- [AVAILABLE DATA]
****
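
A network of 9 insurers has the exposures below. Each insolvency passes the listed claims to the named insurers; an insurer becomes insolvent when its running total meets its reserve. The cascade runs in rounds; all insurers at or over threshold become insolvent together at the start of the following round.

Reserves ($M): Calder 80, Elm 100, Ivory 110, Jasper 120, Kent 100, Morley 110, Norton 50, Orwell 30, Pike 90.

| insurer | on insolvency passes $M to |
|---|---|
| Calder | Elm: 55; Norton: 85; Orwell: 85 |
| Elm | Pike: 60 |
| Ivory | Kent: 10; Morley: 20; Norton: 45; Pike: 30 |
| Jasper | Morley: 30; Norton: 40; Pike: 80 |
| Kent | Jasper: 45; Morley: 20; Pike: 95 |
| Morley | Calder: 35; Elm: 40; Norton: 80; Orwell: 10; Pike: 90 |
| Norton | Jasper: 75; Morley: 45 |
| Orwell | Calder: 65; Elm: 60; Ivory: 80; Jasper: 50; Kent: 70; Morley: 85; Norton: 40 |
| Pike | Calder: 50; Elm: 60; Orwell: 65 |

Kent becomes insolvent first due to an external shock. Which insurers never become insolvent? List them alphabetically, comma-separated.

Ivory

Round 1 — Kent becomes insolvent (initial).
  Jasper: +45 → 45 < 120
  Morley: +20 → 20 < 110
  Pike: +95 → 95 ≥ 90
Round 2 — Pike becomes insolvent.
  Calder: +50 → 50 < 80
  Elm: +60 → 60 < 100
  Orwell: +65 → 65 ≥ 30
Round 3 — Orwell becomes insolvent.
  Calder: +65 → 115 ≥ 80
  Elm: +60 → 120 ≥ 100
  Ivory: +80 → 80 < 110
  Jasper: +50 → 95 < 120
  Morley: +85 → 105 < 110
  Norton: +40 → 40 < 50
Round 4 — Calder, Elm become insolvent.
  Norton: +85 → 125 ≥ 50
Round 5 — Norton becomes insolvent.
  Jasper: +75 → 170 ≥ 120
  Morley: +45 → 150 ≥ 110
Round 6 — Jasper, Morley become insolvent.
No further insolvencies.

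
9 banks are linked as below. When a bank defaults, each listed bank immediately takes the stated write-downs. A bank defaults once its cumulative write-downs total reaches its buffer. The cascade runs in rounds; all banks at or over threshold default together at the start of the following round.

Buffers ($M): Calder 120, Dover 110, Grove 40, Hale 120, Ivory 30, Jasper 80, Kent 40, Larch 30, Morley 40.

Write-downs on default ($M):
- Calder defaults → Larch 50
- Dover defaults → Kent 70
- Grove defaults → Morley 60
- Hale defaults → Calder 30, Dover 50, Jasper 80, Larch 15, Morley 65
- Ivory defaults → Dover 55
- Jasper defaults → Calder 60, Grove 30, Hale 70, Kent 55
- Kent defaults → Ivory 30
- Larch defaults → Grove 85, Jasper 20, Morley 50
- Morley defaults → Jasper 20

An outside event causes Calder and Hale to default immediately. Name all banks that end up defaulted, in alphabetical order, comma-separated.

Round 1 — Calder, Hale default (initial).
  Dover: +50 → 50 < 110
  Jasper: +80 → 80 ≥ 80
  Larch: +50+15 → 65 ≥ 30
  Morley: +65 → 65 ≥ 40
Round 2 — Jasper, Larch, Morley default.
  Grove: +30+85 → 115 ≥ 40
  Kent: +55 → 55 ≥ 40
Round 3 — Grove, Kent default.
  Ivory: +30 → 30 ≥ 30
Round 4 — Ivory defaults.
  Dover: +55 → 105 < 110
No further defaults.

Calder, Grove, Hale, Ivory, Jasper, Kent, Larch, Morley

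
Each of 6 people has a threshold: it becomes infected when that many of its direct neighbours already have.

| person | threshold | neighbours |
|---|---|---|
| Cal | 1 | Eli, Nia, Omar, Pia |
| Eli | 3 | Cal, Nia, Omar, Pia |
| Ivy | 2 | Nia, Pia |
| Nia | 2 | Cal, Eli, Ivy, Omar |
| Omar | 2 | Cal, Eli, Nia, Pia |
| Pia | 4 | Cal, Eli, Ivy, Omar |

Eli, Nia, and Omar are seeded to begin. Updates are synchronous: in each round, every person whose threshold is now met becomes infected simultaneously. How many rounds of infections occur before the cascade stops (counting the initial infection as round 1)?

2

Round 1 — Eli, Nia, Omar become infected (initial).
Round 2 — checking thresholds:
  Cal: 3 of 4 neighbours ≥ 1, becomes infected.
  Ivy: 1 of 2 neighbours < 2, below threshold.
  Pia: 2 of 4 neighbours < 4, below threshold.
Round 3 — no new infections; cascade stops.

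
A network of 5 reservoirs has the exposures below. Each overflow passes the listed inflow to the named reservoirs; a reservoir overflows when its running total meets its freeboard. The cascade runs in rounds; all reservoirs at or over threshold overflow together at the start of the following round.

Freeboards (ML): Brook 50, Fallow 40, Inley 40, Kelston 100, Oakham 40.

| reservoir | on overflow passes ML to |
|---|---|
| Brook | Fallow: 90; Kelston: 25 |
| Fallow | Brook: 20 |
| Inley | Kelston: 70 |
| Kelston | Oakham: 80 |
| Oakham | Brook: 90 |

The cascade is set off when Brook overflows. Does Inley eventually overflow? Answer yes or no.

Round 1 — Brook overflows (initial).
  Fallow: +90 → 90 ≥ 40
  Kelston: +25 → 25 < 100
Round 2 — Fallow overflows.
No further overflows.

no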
****
- [HOW TO COMPLETE THIS TASK]
Return every line from the entries above that includes the word "total".

- [ANSWER FOR THE TASK]
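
A network of 9 insurers has the exposures below. Each insolvency passes the listed claims to the named insurers; an insurer becomes insolvent when its running total meets its reserve. The cascade runs in rounds; all insurers at or over threshold become insolvent together at the start of the following round.
9 banks are linked as below. When a bank defaults, each listed bank immediately takes the stated write-downs. A bank defaults once its cumulative write-downs total reaches its buffer. The cascade runs in rounds; all banks at or over threshold default together at the start of the following round.
A network of 5 reservoirs has the exposures below. Each overflow passes the listed inflow to the named reservoirs; a reservoir overflows when its running total meets its freeboard. The cascade runs in rounds; all reservoirs at or over threshold overflow together at the start of the following round.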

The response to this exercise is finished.